Dataset entries

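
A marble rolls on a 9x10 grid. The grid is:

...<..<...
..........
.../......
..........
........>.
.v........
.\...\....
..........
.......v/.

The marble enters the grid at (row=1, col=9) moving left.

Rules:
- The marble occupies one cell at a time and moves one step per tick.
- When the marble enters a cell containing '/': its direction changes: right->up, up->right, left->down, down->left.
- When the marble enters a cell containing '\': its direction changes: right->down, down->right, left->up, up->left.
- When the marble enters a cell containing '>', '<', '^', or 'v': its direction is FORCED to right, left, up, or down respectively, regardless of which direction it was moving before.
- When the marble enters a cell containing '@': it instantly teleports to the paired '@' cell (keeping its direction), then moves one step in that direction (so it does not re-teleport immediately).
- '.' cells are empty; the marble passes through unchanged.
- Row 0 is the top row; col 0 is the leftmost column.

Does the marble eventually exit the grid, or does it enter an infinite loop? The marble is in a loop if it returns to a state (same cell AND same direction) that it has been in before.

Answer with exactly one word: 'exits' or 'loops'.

Step 1: enter (1,9), '.' pass, move left to (1,8)
Step 2: enter (1,8), '.' pass, move left to (1,7)
Step 3: enter (1,7), '.' pass, move left to (1,6)
Step 4: enter (1,6), '.' pass, move left to (1,5)
Step 5: enter (1,5), '.' pass, move left to (1,4)
Step 6: enter (1,4), '.' pass, move left to (1,3)
Step 7: enter (1,3), '.' pass, move left to (1,2)
Step 8: enter (1,2), '.' pass, move left to (1,1)
Step 9: enter (1,1), '.' pass, move left to (1,0)
Step 10: enter (1,0), '.' pass, move left to (1,-1)
Step 11: at (1,-1) — EXIT via left edge, pos 1

Answer: exits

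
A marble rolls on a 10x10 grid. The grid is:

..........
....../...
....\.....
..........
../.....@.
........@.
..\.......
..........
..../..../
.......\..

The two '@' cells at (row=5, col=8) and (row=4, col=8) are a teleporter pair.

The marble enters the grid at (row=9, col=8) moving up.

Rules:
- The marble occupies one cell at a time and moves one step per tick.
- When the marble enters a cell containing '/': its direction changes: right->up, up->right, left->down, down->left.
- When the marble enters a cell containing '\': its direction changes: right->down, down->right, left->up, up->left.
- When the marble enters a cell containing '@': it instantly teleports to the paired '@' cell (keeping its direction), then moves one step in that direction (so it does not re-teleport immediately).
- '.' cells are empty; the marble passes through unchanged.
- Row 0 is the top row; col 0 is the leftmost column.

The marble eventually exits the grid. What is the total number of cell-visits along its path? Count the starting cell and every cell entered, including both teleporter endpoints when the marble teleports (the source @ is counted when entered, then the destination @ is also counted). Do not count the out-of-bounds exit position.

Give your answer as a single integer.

Step 1: enter (9,8), '.' pass, move up to (8,8)
Step 2: enter (8,8), '.' pass, move up to (7,8)
Step 3: enter (7,8), '.' pass, move up to (6,8)
Step 4: enter (6,8), '.' pass, move up to (5,8)
Step 5: enter (5,8), '@' teleport (5,8)->(4,8), also enter (4,8), move up to (3,8)
Step 6: enter (3,8), '.' pass, move up to (2,8)
Step 7: enter (2,8), '.' pass, move up to (1,8)
Step 8: enter (1,8), '.' pass, move up to (0,8)
Step 9: enter (0,8), '.' pass, move up to (-1,8)
Step 10: at (-1,8) — EXIT via top edge, pos 8
Path length (cell visits): 10

Answer: 10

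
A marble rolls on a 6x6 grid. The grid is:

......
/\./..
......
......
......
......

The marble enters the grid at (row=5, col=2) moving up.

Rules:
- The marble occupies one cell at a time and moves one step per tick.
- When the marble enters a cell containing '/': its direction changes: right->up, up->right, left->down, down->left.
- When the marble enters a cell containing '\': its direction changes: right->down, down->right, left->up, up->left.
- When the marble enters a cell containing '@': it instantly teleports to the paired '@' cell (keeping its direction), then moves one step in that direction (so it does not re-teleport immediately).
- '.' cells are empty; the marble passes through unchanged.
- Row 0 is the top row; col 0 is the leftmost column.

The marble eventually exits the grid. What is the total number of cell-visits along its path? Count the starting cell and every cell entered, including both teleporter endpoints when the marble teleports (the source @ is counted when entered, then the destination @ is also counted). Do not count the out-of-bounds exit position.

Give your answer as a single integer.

Answer: 6

Derivation:
Step 1: enter (5,2), '.' pass, move up to (4,2)
Step 2: enter (4,2), '.' pass, move up to (3,2)
Step 3: enter (3,2), '.' pass, move up to (2,2)
Step 4: enter (2,2), '.' pass, move up to (1,2)
Step 5: enter (1,2), '.' pass, move up to (0,2)
Step 6: enter (0,2), '.' pass, move up to (-1,2)
Step 7: at (-1,2) — EXIT via top edge, pos 2
Path length (cell visits): 6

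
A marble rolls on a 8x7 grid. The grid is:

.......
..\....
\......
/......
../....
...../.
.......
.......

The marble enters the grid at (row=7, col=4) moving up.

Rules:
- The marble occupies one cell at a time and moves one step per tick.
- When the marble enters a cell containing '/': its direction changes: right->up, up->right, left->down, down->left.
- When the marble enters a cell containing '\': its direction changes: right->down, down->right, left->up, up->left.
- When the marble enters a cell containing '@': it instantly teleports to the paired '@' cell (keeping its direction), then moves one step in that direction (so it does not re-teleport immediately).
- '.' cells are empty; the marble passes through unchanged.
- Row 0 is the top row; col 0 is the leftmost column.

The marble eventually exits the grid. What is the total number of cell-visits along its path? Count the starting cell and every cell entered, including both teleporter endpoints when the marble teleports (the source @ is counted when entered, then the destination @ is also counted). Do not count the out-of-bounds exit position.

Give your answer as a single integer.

Answer: 8

Derivation:
Step 1: enter (7,4), '.' pass, move up to (6,4)
Step 2: enter (6,4), '.' pass, move up to (5,4)
Step 3: enter (5,4), '.' pass, move up to (4,4)
Step 4: enter (4,4), '.' pass, move up to (3,4)
Step 5: enter (3,4), '.' pass, move up to (2,4)
Step 6: enter (2,4), '.' pass, move up to (1,4)
Step 7: enter (1,4), '.' pass, move up to (0,4)
Step 8: enter (0,4), '.' pass, move up to (-1,4)
Step 9: at (-1,4) — EXIT via top edge, pos 4
Path length (cell visits): 8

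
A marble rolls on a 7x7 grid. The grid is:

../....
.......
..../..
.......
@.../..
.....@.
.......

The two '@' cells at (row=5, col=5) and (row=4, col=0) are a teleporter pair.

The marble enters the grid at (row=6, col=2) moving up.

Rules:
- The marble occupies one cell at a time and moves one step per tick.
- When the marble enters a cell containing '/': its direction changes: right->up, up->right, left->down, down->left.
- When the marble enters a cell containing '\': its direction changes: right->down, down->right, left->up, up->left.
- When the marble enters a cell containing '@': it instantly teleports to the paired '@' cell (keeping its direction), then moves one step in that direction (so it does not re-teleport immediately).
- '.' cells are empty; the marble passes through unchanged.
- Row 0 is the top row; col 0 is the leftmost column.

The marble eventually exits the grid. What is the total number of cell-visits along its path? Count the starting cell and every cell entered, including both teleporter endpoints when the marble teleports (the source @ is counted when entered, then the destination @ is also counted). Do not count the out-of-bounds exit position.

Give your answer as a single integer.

Answer: 11

Derivation:
Step 1: enter (6,2), '.' pass, move up to (5,2)
Step 2: enter (5,2), '.' pass, move up to (4,2)
Step 3: enter (4,2), '.' pass, move up to (3,2)
Step 4: enter (3,2), '.' pass, move up to (2,2)
Step 5: enter (2,2), '.' pass, move up to (1,2)
Step 6: enter (1,2), '.' pass, move up to (0,2)
Step 7: enter (0,2), '/' deflects up->right, move right to (0,3)
Step 8: enter (0,3), '.' pass, move right to (0,4)
Step 9: enter (0,4), '.' pass, move right to (0,5)
Step 10: enter (0,5), '.' pass, move right to (0,6)
Step 11: enter (0,6), '.' pass, move right to (0,7)
Step 12: at (0,7) — EXIT via right edge, pos 0
Path length (cell visits): 11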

*WHAT YOU SHOULD DO*.
What number of lines in the records contain the word "before"? Answer with that number alone.

*SOLUTION TO THIS EXERCISE*.
2